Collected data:
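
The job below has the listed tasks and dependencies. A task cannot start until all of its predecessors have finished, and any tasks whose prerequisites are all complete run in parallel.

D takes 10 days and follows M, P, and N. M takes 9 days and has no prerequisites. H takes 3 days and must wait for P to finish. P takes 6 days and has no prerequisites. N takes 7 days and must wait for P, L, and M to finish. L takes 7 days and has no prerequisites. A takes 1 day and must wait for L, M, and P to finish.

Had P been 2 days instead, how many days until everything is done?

Actual critical path: M→N→D = 9+7+10 = 26 ⇒ 26 days.
The longest path through P is only 23 days, so P has float 3.
No other chain overtakes it, so the finish is 26 days.

26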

> _WORK ITEM_:
From the first line to the last, transcribe the records exactly.

> _RESULT OF THIS TASK_:
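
The job below has the listed tasks and dependencies. A task cannot start until all of its predecessors have finished, and any tasks whose prerequisites are all complete run in parallel.

D takes 10 days and follows M, P, and N. M takes 9 days and has no prerequisites. H takes 3 days and must wait for P to finish. P takes 6 days and has no prerequisites. N takes 7 days and must wait for P, L, and M to finish. L takes 7 days and has no prerequisites. A takes 1 day and must wait for L, M, and P to finish.

Had P been 2 days instead, how many days until everything is done?

Actual critical path: M→N→D = 9+7+10 = 26 ⇒ 26 days.
The longest path through P is only 23 days, so P has float 3.
No other chain overtakes it, so the finish is 26 days.

26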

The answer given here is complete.